_EXERCISE OBJECTIVE_
Print every line below. Match each one exactly.

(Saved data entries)
◇ ◇ ◇ ◇

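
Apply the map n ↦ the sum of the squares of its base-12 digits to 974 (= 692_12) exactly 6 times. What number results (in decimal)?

25

974 = (6,9,2)_12 → 6² + 9² + 2² = 36 + 81 + 4 = 121
121 = (10,1)_12 → 10² + 1² = 100 + 1 = 101
101 = (8,5)_12 → 8² + 5² = 64 + 25 = 89
89 = (7,5)_12 → 7² + 5² = 49 + 25 = 74
74 = (6,2)_12 → 6² + 2² = 36 + 4 = 40
40 = (3,4)_12 → 3² + 4² = 9 + 16 = 25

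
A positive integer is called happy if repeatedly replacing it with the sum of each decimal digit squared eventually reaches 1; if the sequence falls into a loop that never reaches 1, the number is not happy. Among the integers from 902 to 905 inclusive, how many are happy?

902: 902 → 85 → 89 → 145 → 42 → 20 → 4 → 16 → 37 → 58 → 89  (repeats 89)
903: 903 → 90 → 81 → 65 → 61 → 37 → 58 → 89 → 145 → 42 → 20 → 4 → 16 → 37  (repeats 37)
904: 904 → 97 → 130 → 10 → 1  (reaches 1)
905: 905 → 106 → 37 → 58 → 89 → 145 → 42 → 20 → 4 → 16 → 37  (repeats 37)
happy: 904

1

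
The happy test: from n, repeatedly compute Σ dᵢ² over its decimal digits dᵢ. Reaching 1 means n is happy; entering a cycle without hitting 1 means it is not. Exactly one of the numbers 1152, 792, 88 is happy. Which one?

1152

1152: 1152 → 31 → 10 → 1  — reaches 1 (happy)
792: 792 → 134 → 26 → 40 → 16 → 37 → 58 → 89 → 145 → 42 → 20 → 4 → 16  — repeats 16 (not happy)
88: 88 → 128 → 69 → 117 → 51 → 26 → 40 → 16 → 37 → 58 → 89 → 145 → 42 → 20 → 4 → 16  — repeats 16 (not happy)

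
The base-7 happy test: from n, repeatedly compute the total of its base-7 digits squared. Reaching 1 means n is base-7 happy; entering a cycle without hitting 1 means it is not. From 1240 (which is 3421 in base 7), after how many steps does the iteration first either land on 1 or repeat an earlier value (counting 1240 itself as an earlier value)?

9

1240 = (3,4,2,1)_7 → 3² + 4² + 2² + 1² = 30
30 = (4,2)_7 → 4² + 2² = 20
20 = (2,6)_7 → 2² + 6² = 40
40 = (5,5)_7 → 5² + 5² = 50
50 = (1,0,1)_7 → 1² + 0² + 1² = 2
2 = (2)_7 → 2² = 4
4 = (4)_7 → 4² = 16
16 = (2,2)_7 → 2² + 2² = 8
8 = (1,1)_7 → 1² + 1² = 2  — 2 repeats.
That took 9 steps.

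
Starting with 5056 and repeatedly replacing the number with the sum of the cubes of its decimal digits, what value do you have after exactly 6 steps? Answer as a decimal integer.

370

5056 → 5³ + 0³ + 5³ + 6³ = 466
466 → 4³ + 6³ + 6³ = 496
496 → 4³ + 9³ + 6³ = 1009
1009 → 1³ + 0³ + 0³ + 9³ = 730
730 → 7³ + 3³ + 0³ = 370
370 → 3³ + 7³ + 0³ = 370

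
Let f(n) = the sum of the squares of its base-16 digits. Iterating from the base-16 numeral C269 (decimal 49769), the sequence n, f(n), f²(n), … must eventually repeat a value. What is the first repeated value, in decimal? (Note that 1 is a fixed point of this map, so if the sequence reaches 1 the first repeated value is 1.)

49769 = (12,2,6,9)_16 → 12² + 2² + 6² + 9² = 144 + 4 + 36 + 81 = 265
265 = (1,0,9)_16 → 1² + 0² + 9² = 1 + 0 + 81 = 82
82 = (5,2)_16 → 5² + 2² = 25 + 4 = 29
29 = (1,13)_16 → 1² + 13² = 1 + 169 = 170
170 = (10,10)_16 → 10² + 10² = 100 + 100 = 200
200 = (12,8)_16 → 12² + 8² = 144 + 64 = 208
208 = (13,0)_16 → 13² + 0² = 169 + 0 = 169
169 = (10,9)_16 → 10² + 9² = 100 + 81 = 181
181 = (11,5)_16 → 11² + 5² = 121 + 25 = 146
146 = (9,2)_16 → 9² + 2² = 81 + 4 = 85
85 = (5,5)_16 → 5² + 5² = 25 + 25 = 50
50 = (3,2)_16 → 3² + 2² = 9 + 4 = 13
13 = (13)_16 → 13² = 169  — 169 already appeared earlier.

169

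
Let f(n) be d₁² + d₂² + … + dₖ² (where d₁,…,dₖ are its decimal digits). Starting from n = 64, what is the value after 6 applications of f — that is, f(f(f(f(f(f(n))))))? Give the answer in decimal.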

◇ ◇ ◇ ◇

_EXERCISE SOLUTION_
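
Apply the map n ↦ the sum of the squares of its base-12 digits to 974 (= 692_12) exactly 6 times. What number results (in decimal)?

25

974 = (6,9,2)_12 → 6² + 9² + 2² = 36 + 81 + 4 = 121
121 = (10,1)_12 → 10² + 1² = 100 + 1 = 101
101 = (8,5)_12 → 8² + 5² = 64 + 25 = 89
89 = (7,5)_12 → 7² + 5² = 49 + 25 = 74
74 = (6,2)_12 → 6² + 2² = 36 + 4 = 40
40 = (3,4)_12 → 3² + 4² = 9 + 16 = 25

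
A positive integer is called happy if repeatedly replacing it with the sum of each decimal digit squared eventually reaches 1; if the sequence falls into a loop that never reaches 1, the number is not happy. Among the integers from 902 to 905 inclusive, how many are happy?

902: 902 → 85 → 89 → 145 → 42 → 20 → 4 → 16 → 37 → 58 → 89  (repeats 89)
903: 903 → 90 → 81 → 65 → 61 → 37 → 58 → 89 → 145 → 42 → 20 → 4 → 16 → 37  (repeats 37)
904: 904 → 97 → 130 → 10 → 1  (reaches 1)
905: 905 → 106 → 37 → 58 → 89 → 145 → 42 → 20 → 4 → 16 → 37  (repeats 37)
happy: 904

1

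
The happy test: from n, repeatedly compute Σ dᵢ² over its decimal digits dᵢ. Reaching 1 means n is happy; entering a cycle without hitting 1 means it is not. Exactly one of the numbers 1152, 792, 88 is happy. Which one?

1152

1152: 1152 → 31 → 10 → 1  — reaches 1 (happy)
792: 792 → 134 → 26 → 40 → 16 → 37 → 58 → 89 → 145 → 42 → 20 → 4 → 16  — repeats 16 (not happy)
88: 88 → 128 → 69 → 117 → 51 → 26 → 40 → 16 → 37 → 58 → 89 → 145 → 42 → 20 → 4 → 16  — repeats 16 (not happy)

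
The base-7 happy test: from n, repeatedly compute the total of its base-7 digits squared. Reaching 1 means n is base-7 happy; entering a cycle without hitting 1 means it is not. From 1240 (which is 3421 in base 7), after how many steps does the iteration first either land on 1 or repeat an earlier value (counting 1240 itself as an earlier value)?

9

1240 = (3,4,2,1)_7 → 3² + 4² + 2² + 1² = 30
30 = (4,2)_7 → 4² + 2² = 20
20 = (2,6)_7 → 2² + 6² = 40
40 = (5,5)_7 → 5² + 5² = 50
50 = (1,0,1)_7 → 1² + 0² + 1² = 2
2 = (2)_7 → 2² = 4
4 = (4)_7 → 4² = 16
16 = (2,2)_7 → 2² + 2² = 8
8 = (1,1)_7 → 1² + 1² = 2  — 2 repeats.
That took 9 steps.

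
Starting with 5056 and repeatedly replacing the number with the sum of the cubes of its decimal digits, what value do you have after exactly 6 steps? Answer as a decimal integer.

370

5056 → 5³ + 0³ + 5³ + 6³ = 466
466 → 4³ + 6³ + 6³ = 496
496 → 4³ + 9³ + 6³ = 1009
1009 → 1³ + 0³ + 0³ + 9³ = 730
730 → 7³ + 3³ + 0³ = 370
370 → 3³ + 7³ + 0³ = 370

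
Let f(n) = the sum of the squares of its base-16 digits. Iterating from the base-16 numeral C269 (decimal 49769), the sequence n, f(n), f²(n), … must eventually repeat a value. What is the first repeated value, in decimal? (Note that 1 is a fixed point of this map, so if the sequence reaches 1 the first repeated value is 1.)

49769 = (12,2,6,9)_16 → 12² + 2² + 6² + 9² = 144 + 4 + 36 + 81 = 265
265 = (1,0,9)_16 → 1² + 0² + 9² = 1 + 0 + 81 = 82
82 = (5,2)_16 → 5² + 2² = 25 + 4 = 29
29 = (1,13)_16 → 1² + 13² = 1 + 169 = 170
170 = (10,10)_16 → 10² + 10² = 100 + 100 = 200
200 = (12,8)_16 → 12² + 8² = 144 + 64 = 208
208 = (13,0)_16 → 13² + 0² = 169 + 0 = 169
169 = (10,9)_16 → 10² + 9² = 100 + 81 = 181
181 = (11,5)_16 → 11² + 5² = 121 + 25 = 146
146 = (9,2)_16 → 9² + 2² = 81 + 4 = 85
85 = (5,5)_16 → 5² + 5² = 25 + 25 = 50
50 = (3,2)_16 → 3² + 2² = 9 + 4 = 13
13 = (13)_16 → 13² = 169  — 169 already appeared earlier.

169

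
Let f(n) be d₁² + d₂² + … + dₖ² (where d₁,…,dₖ are its decimal digits). Starting from n = 64, what is the value after 6 applications of f — that is, f(f(f(f(f(f(n))))))? Give the answer in decimal.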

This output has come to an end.